**What you are asked to do:** Say the data back exactly as it is written below.

**Data to process:**
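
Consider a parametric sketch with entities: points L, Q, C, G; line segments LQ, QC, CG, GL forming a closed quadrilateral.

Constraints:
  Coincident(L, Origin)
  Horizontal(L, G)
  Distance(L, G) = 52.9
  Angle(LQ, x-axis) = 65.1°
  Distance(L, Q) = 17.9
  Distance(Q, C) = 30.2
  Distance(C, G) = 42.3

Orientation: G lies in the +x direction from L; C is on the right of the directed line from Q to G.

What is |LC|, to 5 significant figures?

18.611

L is at the origin; L and G share the same y with |LG| = 52.9 and G in +x, so G = (52.9, 0). LQ runs at 65.1° with |LQ| = 17.9, so Q = (7.5365, 16.236). C is determined by |QC| = 30.2 and |CG| = 42.3 together: it lies at the intersection of circle(Q, 30.2) and circle(G, 42.3). With |QG| = 48.181, the foot of the radical line on QG is 14.987 from Q and the perpendicular offset is √(30.2² − 14.987²) = 26.219. Taking the right-of-QG solution: C = (12.812, -13.500).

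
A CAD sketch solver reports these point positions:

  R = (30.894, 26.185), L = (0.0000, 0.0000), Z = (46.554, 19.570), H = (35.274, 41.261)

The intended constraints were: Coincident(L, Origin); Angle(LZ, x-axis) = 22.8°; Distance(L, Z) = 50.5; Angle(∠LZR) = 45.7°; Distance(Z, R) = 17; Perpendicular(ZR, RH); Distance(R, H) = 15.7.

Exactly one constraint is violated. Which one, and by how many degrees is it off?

Perpendicular(ZR, RH) — off by 6.70°.

L = (0.00, 0.00) ✓; LZ at 22.80° ✓; |LZ| = 50.50 ✓; ∠LZR = 45.70° ✓; |ZR| = 17.00 ✓; ∠(ZR, RH) = 83.30° ✗; |RH| = 15.70 ✓.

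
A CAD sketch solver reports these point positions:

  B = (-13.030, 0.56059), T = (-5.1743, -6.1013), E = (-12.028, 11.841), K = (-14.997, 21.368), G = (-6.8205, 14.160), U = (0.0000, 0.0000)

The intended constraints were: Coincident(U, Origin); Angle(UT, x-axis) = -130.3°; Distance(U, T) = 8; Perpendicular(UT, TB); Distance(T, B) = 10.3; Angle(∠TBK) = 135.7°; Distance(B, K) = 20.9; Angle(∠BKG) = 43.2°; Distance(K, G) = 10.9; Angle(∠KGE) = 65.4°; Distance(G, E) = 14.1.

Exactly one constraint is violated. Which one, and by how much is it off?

Distance(G, E) = 14.1 — off by 8.40.

U = (0.00, 0.00) ✓; UT at -130.3° ✓; |UT| = 8.000 ✓; ∠(UT, TB) = 90.00° ✓; |TB| = 10.30 ✓; ∠TBK = 135.7° ✓; |BK| = 20.90 ✓; ∠BKG = 43.20° ✓; |KG| = 10.90 ✓; ∠KGE = 65.40° ✓; |GE| = 5.701 ✗.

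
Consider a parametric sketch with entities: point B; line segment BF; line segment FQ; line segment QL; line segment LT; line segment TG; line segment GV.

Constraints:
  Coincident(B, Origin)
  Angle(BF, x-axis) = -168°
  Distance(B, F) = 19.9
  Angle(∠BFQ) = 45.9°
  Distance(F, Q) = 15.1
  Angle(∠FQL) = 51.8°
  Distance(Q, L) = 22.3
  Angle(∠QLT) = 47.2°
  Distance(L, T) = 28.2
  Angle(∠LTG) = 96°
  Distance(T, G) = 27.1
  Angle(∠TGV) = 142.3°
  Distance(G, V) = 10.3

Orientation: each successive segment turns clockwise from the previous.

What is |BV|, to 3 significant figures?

33.4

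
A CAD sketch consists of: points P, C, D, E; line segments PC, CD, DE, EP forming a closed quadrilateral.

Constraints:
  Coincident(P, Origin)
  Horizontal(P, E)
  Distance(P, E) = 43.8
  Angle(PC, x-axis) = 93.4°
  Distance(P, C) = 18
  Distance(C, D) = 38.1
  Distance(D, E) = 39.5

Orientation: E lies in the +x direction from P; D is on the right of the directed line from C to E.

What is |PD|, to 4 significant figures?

20.83

P is at the origin; PE is horizontal with |PE| = 43.8 and E in +x, so E = (43.8, 0). PC runs at 93.4° with |PC| = 18.0, so C = (-1.068, 17.97). D is determined by |CD| = 38.1 and |DE| = 39.5 together: it lies at the intersection of circle(C, 38.1) and circle(E, 39.5). With |CE| = 48.33, the foot of the radical line on CE is 23.04 from C and the perpendicular offset is √(38.1² − 23.04²) = 30.34. Taking the right-of-CE solution: D = (9.042, -18.77).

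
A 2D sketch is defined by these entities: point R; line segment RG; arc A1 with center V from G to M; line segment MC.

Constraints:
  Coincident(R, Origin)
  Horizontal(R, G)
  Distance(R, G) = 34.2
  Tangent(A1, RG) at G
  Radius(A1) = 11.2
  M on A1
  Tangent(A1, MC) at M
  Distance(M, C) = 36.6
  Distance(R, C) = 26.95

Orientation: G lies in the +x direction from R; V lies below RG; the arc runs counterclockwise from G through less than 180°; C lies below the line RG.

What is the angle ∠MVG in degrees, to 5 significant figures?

41.299°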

**Output below:**
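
Consider a parametric sketch with entities: points L, Q, C, G; line segments LQ, QC, CG, GL forming a closed quadrilateral.

Constraints:
  Coincident(L, Origin)
  Horizontal(L, G)
  Distance(L, G) = 52.9
  Angle(LQ, x-axis) = 65.1°
  Distance(L, Q) = 17.9
  Distance(Q, C) = 30.2
  Distance(C, G) = 42.3

Orientation: G lies in the +x direction from L; C is on the right of the directed line from Q to G.

What is |LC|, to 5 significant figures?

18.611

L is at the origin; L and G share the same y with |LG| = 52.9 and G in +x, so G = (52.9, 0). LQ runs at 65.1° with |LQ| = 17.9, so Q = (7.5365, 16.236). C is determined by |QC| = 30.2 and |CG| = 42.3 together: it lies at the intersection of circle(Q, 30.2) and circle(G, 42.3). With |QG| = 48.181, the foot of the radical line on QG is 14.987 from Q and the perpendicular offset is √(30.2² − 14.987²) = 26.219. Taking the right-of-QG solution: C = (12.812, -13.500).

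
A CAD sketch solver reports these point positions:

  R = (30.894, 26.185), L = (0.0000, 0.0000), Z = (46.554, 19.570), H = (35.274, 41.261)

The intended constraints were: Coincident(L, Origin); Angle(LZ, x-axis) = 22.8°; Distance(L, Z) = 50.5; Angle(∠LZR) = 45.7°; Distance(Z, R) = 17; Perpendicular(ZR, RH); Distance(R, H) = 15.7.

Exactly one constraint is violated. Which one, and by how many degrees is it off?

Perpendicular(ZR, RH) — off by 6.70°.

L = (0.00, 0.00) ✓; LZ at 22.80° ✓; |LZ| = 50.50 ✓; ∠LZR = 45.70° ✓; |ZR| = 17.00 ✓; ∠(ZR, RH) = 83.30° ✗; |RH| = 15.70 ✓.

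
A CAD sketch solver reports these point positions:

  B = (-13.030, 0.56059), T = (-5.1743, -6.1013), E = (-12.028, 11.841), K = (-14.997, 21.368), G = (-6.8205, 14.160), U = (0.0000, 0.0000)

The intended constraints were: Coincident(U, Origin); Angle(UT, x-axis) = -130.3°; Distance(U, T) = 8; Perpendicular(UT, TB); Distance(T, B) = 10.3; Angle(∠TBK) = 135.7°; Distance(B, K) = 20.9; Angle(∠BKG) = 43.2°; Distance(K, G) = 10.9; Angle(∠KGE) = 65.4°; Distance(G, E) = 14.1.

Exactly one constraint is violated. Which one, and by how much is it off?

Distance(G, E) = 14.1 — off by 8.40.

U = (0.00, 0.00) ✓; UT at -130.3° ✓; |UT| = 8.000 ✓; ∠(UT, TB) = 90.00° ✓; |TB| = 10.30 ✓; ∠TBK = 135.7° ✓; |BK| = 20.90 ✓; ∠BKG = 43.20° ✓; |KG| = 10.90 ✓; ∠KGE = 65.40° ✓; |GE| = 5.701 ✗.

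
Consider a parametric sketch with entities: point B; line segment BF; line segment FQ; line segment QL; line segment LT; line segment TG; line segment GV.

Constraints:
  Coincident(B, Origin)
  Angle(BF, x-axis) = -168°
  Distance(B, F) = 19.9
  Angle(∠BFQ) = 45.9°
  Distance(F, Q) = 15.1
  Angle(∠FQL) = 51.8°
  Distance(Q, L) = 22.3
  Angle(∠QLT) = 47.2°
  Distance(L, T) = 28.2
  Angle(∠LTG) = 96°
  Distance(T, G) = 27.1
  Angle(∠TGV) = 142.3°
  Distance(G, V) = 10.3

Orientation: each successive segment turns clockwise from the previous.

What is |BV|, to 3 significant figures?

33.4

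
A CAD sketch consists of: points P, C, D, E; line segments PC, CD, DE, EP forming a closed quadrilateral.

Constraints:
  Coincident(P, Origin)
  Horizontal(P, E)
  Distance(P, E) = 43.8
  Angle(PC, x-axis) = 93.4°
  Distance(P, C) = 18
  Distance(C, D) = 38.1
  Distance(D, E) = 39.5

Orientation: E lies in the +x direction from P; D is on the right of the directed line from C to E.

What is |PD|, to 4 significant figures?

20.83

P is at the origin; PE is horizontal with |PE| = 43.8 and E in +x, so E = (43.8, 0). PC runs at 93.4° with |PC| = 18.0, so C = (-1.068, 17.97). D is determined by |CD| = 38.1 and |DE| = 39.5 together: it lies at the intersection of circle(C, 38.1) and circle(E, 39.5). With |CE| = 48.33, the foot of the radical line on CE is 23.04 from C and the perpendicular offset is √(38.1² − 23.04²) = 30.34. Taking the right-of-CE solution: D = (9.042, -18.77).

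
A 2D sketch is defined by these entities: point R; line segment RG; arc A1 with center V from G to M; line segment MC.

Constraints:
  Coincident(R, Origin)
  Horizontal(R, G)
  Distance(R, G) = 34.2
  Tangent(A1, RG) at G
  Radius(A1) = 11.2
  M on A1
  Tangent(A1, MC) at M
  Distance(M, C) = 36.6
  Distance(R, C) = 26.95

Orientation: G lies in the +x direction from R; V lies below RG; the arc runs counterclockwise from G through less than 180°; C lies below the line RG.

What is the angle ∠MVG in degrees, to 5 significant figures?

41.299°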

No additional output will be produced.